> _Requirement_
Your reply should hold only the lines from the records below where "Answer" occurs.

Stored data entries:
———
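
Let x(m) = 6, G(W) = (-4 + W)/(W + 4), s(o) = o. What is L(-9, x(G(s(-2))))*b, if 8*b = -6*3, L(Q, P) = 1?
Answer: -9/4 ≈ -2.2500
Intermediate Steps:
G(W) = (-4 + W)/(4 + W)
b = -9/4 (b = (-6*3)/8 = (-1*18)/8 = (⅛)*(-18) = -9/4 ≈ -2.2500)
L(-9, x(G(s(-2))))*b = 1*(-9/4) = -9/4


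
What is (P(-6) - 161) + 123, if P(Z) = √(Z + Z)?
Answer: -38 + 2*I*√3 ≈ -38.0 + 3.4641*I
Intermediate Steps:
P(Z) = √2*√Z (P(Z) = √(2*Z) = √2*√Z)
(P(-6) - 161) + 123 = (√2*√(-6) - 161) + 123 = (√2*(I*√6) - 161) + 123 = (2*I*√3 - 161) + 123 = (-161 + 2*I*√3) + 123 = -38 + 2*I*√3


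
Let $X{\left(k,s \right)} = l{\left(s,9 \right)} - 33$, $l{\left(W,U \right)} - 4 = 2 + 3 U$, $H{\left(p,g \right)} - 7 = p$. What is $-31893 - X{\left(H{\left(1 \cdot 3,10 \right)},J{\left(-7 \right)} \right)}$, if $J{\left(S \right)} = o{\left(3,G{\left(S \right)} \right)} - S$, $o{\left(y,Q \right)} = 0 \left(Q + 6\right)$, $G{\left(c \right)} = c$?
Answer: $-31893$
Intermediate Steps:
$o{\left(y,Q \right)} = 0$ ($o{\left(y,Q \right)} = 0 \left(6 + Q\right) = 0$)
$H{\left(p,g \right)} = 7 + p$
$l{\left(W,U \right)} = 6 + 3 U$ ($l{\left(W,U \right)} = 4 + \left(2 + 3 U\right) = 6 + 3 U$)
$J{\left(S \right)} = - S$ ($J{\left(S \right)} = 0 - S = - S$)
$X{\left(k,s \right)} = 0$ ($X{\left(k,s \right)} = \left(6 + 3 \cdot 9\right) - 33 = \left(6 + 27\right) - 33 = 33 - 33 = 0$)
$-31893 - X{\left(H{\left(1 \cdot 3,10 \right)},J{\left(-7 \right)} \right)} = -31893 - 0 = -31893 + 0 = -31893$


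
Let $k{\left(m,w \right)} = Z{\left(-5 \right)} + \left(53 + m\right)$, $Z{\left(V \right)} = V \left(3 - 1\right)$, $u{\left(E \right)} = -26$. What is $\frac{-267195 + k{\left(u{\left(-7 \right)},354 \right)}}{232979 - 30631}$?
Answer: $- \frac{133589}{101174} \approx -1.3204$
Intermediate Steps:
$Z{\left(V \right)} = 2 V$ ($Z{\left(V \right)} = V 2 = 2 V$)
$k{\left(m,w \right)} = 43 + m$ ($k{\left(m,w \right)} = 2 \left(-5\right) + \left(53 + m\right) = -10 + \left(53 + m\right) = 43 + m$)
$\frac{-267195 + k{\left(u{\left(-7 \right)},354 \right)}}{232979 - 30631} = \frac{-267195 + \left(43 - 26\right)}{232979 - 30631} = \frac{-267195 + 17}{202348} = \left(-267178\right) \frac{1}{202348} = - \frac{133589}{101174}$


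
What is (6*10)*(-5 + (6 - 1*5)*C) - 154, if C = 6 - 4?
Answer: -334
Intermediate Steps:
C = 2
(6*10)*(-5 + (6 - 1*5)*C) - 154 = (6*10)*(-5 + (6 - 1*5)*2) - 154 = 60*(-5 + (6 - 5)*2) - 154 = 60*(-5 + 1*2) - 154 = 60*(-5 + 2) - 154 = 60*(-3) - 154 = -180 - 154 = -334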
———
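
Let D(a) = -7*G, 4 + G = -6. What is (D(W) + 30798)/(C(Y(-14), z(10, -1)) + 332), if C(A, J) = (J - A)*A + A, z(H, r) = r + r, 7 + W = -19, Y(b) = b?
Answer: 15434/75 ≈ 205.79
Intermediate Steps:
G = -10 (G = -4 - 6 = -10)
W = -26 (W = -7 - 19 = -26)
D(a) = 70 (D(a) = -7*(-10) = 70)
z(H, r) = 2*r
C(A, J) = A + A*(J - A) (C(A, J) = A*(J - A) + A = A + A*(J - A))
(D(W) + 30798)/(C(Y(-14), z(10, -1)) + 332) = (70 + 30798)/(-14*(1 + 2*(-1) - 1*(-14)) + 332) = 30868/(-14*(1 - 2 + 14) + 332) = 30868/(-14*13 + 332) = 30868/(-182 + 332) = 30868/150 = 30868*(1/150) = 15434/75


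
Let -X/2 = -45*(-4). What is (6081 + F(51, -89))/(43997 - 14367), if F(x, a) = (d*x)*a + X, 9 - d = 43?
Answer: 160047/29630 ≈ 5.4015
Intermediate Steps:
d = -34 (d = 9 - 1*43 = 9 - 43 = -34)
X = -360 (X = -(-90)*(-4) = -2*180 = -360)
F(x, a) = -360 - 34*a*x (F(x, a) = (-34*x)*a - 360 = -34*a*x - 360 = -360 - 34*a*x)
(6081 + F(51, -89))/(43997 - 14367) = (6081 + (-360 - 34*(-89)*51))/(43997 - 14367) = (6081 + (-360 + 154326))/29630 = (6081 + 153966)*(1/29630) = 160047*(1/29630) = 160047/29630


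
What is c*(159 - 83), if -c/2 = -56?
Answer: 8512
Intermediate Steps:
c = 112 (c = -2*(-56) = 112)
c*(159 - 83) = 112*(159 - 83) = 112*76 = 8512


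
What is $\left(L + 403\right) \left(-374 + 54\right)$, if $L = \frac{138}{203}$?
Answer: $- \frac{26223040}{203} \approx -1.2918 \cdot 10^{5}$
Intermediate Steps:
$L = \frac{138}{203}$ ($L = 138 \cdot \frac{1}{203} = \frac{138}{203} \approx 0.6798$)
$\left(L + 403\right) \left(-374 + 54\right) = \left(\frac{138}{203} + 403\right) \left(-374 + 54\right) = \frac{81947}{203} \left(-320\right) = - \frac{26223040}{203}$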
———
> _Result of this task_
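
Answer: -9/4 ≈ -2.2500
Answer: -38 + 2*I*√3 ≈ -38.0 + 3.4641*I
Answer: $-31893$
Answer: $- \frac{133589}{101174} \approx -1.3204$
Answer: -334
Answer: 15434/75 ≈ 205.79
Answer: 160047/29630 ≈ 5.4015
Answer: 8512
Answer: $- \frac{26223040}{203} \approx -1.2918 \cdot 10^{5}$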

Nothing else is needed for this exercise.